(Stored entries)
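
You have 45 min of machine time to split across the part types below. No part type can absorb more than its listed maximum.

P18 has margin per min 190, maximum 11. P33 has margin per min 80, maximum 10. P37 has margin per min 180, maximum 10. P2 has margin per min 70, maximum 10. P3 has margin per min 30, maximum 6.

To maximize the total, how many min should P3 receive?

Rank by margin per min: P18 190 > P37 180 > P33 80 > P2 70 > P3 30.
Give P18 11 to hit its cap of 11 → 34 left.
P37: +10 to 10 (cap) → 24 left.
P33: +10 to 10 (cap) → 14 left.
P2 takes 10 to reach its cap of 10 → 4 left.
Only 4 left; P3 takes them to reach 4.

4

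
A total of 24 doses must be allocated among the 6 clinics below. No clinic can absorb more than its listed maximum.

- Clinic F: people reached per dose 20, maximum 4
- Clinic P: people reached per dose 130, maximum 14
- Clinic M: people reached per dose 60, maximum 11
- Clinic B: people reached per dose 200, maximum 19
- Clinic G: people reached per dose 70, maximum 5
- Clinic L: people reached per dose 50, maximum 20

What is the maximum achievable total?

4450

Highest people reached per dose first: Clinic B 200 > Clinic P 130 > Clinic G 70 > Clinic M 60 > Clinic L 50 > Clinic F 20.
Clinic B takes 19 to reach its cap of 19 → 5 left.
Clinic P: +5 (room for 14) → 5. Pool exhausted.
Total = 130×5 + 200×19 = 4450.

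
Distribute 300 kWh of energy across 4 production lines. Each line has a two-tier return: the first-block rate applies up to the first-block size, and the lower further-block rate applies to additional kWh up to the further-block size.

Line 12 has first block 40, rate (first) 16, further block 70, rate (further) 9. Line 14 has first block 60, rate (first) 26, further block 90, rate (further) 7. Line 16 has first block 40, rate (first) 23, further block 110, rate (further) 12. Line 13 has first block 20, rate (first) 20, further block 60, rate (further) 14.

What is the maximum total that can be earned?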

Task details:
Only one span of lines is wanted: the line with "- Clinic P: people" and every line after it to the end of the entries, output exactly.

Result of this task:
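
- Clinic P: people reached per dose 130, maximum 14
- Clinic M: people reached per dose 60, maximum 11
- Clinic B: people reached per dose 200, maximum 19
- Clinic G: people reached per dose 70, maximum 5
- Clinic L: people reached per dose 50, maximum 20

What is the maximum achievable total?

4450

Highest people reached per dose first: Clinic B 200 > Clinic P 130 > Clinic G 70 > Clinic M 60 > Clinic L 50 > Clinic F 20.
Clinic B takes 19 to reach its cap of 19 → 5 left.
Clinic P: +5 (room for 14) → 5. Pool exhausted.
Total = 130×5 + 200×19 = 4450.

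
Distribute 300 kWh of energy across 4 production lines. Each line has a two-tier return: the first-block rate applies up to the first-block size, and the lower further-block rate applies to additional kWh up to the further-block size.

Line 12 has first block 40, rate (first) 16, further block 70, rate (further) 9. Line 14 has first block 60, rate (first) 26, further block 90, rate (further) 7. Line 16 has first block 40, rate (first) 23, further block 110, rate (further) 12. Line 13 has first block 20, rate (first) 20, further block 60, rate (further) 14.

What is the maximum total that can be earned?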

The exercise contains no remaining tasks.